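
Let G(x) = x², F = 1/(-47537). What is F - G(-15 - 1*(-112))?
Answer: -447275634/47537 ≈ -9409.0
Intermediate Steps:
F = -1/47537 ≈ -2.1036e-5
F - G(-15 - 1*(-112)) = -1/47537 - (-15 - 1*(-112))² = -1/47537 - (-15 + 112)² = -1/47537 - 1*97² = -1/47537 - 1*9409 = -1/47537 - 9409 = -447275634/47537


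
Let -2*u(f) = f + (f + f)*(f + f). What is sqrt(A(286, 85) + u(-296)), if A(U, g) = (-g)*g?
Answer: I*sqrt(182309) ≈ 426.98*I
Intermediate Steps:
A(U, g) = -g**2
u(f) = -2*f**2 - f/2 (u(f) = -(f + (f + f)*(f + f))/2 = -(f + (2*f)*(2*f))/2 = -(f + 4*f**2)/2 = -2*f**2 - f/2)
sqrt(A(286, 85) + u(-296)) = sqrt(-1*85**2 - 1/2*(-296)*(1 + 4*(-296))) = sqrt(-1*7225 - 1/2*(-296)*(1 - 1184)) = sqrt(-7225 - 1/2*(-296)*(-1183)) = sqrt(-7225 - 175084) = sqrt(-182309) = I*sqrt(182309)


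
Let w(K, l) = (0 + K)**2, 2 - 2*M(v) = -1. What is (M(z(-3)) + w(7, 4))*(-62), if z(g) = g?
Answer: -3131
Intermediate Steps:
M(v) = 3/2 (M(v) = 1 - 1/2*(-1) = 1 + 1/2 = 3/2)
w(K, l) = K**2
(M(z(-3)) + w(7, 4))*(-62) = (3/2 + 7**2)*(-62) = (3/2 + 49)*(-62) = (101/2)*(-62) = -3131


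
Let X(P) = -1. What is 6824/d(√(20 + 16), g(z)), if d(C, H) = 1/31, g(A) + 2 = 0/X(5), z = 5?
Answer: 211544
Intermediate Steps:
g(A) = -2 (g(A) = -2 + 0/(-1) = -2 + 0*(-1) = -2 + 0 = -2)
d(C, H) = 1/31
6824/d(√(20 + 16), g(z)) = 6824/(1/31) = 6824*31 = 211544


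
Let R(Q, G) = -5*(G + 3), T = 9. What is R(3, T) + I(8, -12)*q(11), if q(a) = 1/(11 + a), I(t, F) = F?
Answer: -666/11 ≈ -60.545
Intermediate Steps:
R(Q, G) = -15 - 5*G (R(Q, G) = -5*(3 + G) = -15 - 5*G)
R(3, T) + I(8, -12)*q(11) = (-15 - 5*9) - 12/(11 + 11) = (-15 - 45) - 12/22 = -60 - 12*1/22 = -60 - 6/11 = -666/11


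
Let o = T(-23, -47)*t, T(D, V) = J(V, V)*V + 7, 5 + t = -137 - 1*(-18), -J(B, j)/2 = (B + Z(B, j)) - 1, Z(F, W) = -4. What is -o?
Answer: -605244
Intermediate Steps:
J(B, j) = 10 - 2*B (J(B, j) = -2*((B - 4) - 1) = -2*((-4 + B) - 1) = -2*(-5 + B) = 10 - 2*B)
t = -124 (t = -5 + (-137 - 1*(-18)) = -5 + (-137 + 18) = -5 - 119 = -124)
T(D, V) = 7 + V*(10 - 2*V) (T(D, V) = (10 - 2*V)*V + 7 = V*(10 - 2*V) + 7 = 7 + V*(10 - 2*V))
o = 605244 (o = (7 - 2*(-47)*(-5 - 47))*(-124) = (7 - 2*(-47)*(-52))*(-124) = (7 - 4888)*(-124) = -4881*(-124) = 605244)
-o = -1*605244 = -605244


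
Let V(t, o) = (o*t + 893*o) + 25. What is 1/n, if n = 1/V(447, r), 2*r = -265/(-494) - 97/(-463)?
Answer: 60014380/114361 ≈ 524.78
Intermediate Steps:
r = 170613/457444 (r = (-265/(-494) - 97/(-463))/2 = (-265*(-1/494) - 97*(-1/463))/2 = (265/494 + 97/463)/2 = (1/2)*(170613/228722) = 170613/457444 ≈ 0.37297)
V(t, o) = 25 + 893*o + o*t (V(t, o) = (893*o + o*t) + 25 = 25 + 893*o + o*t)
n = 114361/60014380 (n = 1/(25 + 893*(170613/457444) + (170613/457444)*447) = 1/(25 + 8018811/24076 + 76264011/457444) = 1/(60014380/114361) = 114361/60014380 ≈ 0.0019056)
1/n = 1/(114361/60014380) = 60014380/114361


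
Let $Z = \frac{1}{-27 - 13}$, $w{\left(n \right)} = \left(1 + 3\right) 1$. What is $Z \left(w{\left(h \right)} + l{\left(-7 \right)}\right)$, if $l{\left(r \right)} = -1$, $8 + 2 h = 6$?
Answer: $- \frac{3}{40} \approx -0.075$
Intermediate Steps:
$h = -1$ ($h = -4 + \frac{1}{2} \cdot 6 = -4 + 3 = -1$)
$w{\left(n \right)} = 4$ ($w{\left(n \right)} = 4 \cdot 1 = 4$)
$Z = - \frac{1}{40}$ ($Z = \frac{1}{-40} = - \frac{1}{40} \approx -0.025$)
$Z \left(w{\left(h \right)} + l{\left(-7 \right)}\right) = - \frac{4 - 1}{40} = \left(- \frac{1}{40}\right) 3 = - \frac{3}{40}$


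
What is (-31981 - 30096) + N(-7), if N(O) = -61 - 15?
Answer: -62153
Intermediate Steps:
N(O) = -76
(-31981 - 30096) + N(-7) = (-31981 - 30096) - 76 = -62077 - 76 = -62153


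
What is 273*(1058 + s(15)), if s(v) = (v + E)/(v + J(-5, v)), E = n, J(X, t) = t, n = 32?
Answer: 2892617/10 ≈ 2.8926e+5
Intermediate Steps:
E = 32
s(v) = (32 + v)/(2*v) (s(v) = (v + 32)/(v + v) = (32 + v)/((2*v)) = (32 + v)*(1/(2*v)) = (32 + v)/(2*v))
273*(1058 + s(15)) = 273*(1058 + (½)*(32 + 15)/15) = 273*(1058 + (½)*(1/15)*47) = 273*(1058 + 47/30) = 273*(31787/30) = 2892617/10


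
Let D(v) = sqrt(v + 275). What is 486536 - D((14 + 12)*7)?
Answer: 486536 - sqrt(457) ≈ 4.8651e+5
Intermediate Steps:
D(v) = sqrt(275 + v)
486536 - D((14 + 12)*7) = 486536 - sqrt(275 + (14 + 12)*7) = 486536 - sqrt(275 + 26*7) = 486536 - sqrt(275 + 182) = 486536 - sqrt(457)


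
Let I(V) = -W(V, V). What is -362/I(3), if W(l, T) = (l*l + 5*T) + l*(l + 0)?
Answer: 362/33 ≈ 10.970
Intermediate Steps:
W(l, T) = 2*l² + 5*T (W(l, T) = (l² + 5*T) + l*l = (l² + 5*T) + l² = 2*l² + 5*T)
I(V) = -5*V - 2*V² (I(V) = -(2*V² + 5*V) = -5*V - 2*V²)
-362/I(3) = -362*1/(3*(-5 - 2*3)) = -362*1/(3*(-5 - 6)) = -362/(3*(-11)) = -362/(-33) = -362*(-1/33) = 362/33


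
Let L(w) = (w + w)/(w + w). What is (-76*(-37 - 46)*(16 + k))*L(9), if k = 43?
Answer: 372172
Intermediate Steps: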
^^^^^^^^^^^^^^^^
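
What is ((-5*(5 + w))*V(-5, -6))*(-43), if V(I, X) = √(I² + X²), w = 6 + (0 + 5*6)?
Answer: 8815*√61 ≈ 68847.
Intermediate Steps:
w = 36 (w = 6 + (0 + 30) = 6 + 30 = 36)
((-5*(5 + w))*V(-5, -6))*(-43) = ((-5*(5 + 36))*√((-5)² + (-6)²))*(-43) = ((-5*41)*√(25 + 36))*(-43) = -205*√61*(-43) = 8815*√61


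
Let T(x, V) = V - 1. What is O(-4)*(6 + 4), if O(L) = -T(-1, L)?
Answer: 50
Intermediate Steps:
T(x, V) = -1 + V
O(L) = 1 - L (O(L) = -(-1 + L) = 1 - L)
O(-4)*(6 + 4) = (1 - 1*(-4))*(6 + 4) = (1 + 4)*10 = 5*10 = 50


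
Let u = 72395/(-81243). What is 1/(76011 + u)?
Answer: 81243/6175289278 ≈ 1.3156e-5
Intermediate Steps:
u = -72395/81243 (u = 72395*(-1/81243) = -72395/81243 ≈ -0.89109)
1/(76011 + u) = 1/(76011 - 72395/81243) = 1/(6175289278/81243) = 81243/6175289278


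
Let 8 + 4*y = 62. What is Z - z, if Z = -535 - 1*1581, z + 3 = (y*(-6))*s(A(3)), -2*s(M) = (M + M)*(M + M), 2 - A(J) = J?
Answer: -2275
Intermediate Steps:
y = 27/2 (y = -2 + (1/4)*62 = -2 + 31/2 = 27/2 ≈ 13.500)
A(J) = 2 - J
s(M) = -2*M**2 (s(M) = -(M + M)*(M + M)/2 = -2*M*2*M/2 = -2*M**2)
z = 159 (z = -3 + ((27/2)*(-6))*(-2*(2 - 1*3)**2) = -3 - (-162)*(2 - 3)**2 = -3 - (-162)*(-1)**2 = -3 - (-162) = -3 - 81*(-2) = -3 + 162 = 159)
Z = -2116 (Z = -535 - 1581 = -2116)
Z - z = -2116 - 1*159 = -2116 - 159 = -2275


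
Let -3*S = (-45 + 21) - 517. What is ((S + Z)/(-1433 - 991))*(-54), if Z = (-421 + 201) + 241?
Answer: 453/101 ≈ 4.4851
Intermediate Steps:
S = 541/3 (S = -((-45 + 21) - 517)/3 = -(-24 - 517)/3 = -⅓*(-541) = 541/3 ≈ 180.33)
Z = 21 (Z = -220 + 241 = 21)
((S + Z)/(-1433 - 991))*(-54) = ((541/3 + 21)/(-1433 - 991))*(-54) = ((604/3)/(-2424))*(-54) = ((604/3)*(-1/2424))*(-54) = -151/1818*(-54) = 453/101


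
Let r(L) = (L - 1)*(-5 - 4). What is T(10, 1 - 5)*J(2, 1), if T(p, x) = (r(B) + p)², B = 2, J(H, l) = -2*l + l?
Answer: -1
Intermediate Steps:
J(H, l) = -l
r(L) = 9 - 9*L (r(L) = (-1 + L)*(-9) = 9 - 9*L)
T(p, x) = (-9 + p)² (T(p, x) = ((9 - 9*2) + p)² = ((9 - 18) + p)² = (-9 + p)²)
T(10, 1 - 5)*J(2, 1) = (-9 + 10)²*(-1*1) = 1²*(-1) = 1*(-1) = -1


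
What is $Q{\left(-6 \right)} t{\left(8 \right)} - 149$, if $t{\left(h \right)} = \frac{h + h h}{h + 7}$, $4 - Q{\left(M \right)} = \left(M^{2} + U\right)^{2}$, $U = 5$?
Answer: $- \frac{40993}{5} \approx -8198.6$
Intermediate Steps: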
^^^^^^^^^^^^^^^^
WHAT THE TASK ASKS: In the data above, find the line with "Let G(x) = x², F" and the line with "Answer: I*sqrt(182309) ≈ 426.98*I". Retype both, plus every line between them, exactly.

EXERCISE OUTPUT:
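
Let G(x) = x², F = 1/(-47537). What is F - G(-15 - 1*(-112))?
Answer: -447275634/47537 ≈ -9409.0
Intermediate Steps:
F = -1/47537 ≈ -2.1036e-5
F - G(-15 - 1*(-112)) = -1/47537 - (-15 - 1*(-112))² = -1/47537 - (-15 + 112)² = -1/47537 - 1*97² = -1/47537 - 1*9409 = -1/47537 - 9409 = -447275634/47537


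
Let -2*u(f) = f + (f + f)*(f + f). What is sqrt(A(286, 85) + u(-296)), if A(U, g) = (-g)*g?
Answer: I*sqrt(182309) ≈ 426.98*I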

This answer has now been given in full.